#### TO DO:
Read the data below line by line and state how many lines hold "between". Nothing else belongs in the answer.

[Items from a dataset]
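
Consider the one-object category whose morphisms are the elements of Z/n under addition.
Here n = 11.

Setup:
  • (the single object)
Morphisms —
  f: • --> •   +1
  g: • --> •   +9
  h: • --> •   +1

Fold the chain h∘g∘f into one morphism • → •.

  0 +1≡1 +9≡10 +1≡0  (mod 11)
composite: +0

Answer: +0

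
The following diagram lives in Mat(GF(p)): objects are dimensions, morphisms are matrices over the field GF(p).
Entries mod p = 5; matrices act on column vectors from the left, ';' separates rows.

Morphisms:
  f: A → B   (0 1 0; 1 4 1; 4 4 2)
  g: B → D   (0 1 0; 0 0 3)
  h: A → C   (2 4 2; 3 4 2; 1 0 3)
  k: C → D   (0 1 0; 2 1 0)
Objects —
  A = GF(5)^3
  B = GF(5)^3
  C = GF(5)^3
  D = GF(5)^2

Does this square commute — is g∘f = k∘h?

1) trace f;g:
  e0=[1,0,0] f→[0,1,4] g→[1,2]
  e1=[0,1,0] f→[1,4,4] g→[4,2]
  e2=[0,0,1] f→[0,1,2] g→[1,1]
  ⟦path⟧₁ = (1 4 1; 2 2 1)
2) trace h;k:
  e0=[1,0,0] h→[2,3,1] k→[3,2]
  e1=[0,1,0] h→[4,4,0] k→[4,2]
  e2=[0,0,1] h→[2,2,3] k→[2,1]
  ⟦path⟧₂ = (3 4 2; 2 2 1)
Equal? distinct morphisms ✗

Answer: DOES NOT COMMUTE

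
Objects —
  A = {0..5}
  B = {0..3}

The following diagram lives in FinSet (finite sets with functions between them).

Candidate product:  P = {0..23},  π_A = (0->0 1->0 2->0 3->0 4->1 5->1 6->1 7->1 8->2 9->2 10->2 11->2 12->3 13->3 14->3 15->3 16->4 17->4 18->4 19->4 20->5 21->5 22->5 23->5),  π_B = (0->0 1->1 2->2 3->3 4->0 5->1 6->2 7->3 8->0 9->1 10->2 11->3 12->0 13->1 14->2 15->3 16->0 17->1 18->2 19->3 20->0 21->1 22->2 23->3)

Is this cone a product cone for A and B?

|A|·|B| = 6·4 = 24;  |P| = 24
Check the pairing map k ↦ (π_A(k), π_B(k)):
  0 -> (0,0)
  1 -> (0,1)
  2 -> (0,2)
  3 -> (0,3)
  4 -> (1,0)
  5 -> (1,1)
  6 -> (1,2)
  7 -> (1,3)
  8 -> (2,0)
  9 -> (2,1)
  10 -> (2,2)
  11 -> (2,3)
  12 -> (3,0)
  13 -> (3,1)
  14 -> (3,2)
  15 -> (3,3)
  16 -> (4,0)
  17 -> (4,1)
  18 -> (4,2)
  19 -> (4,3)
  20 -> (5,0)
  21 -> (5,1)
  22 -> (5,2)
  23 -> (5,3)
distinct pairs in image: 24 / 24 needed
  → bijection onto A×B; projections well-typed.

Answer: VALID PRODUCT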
==
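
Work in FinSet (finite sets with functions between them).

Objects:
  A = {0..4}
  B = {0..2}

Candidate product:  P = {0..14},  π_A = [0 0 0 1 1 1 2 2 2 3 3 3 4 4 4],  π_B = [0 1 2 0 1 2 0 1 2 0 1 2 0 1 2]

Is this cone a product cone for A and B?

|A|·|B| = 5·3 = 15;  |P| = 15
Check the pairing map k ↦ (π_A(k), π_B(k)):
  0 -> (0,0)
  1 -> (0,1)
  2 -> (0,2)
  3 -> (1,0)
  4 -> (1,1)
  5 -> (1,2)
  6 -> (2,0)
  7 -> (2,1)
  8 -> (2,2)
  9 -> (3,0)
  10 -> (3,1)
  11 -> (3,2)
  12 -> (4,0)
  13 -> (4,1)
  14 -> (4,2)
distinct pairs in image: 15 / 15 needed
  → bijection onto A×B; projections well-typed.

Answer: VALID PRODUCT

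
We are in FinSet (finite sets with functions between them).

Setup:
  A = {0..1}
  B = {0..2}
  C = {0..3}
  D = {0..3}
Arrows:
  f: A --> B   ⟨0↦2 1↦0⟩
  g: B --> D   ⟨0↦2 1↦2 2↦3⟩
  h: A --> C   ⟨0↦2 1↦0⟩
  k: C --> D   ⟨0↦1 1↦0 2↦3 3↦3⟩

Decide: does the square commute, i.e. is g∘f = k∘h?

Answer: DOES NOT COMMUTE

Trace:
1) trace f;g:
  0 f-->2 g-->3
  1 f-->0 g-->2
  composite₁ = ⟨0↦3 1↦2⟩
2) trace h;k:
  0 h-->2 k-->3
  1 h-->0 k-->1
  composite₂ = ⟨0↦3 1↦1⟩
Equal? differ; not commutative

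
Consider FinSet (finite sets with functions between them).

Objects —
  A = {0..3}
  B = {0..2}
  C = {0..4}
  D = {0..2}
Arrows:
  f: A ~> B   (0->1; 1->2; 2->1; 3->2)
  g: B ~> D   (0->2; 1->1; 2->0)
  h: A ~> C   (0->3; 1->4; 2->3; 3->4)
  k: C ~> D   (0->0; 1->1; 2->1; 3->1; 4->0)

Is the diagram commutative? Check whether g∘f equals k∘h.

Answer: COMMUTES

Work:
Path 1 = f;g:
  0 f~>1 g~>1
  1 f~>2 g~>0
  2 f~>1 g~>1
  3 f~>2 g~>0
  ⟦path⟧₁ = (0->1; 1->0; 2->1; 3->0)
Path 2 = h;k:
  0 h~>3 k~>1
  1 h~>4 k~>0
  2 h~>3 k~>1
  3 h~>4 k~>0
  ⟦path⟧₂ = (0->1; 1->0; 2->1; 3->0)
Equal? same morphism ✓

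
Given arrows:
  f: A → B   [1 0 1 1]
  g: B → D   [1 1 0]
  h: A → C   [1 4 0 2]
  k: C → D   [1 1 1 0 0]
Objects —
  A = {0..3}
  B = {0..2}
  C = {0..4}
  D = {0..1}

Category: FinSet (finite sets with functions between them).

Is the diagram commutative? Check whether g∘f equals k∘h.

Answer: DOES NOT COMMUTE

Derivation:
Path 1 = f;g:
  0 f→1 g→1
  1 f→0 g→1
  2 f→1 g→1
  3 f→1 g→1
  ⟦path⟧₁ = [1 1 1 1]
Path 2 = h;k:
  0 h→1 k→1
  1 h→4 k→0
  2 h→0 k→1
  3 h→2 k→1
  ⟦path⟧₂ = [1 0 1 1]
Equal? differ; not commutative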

#### TASK SOLUTION:
5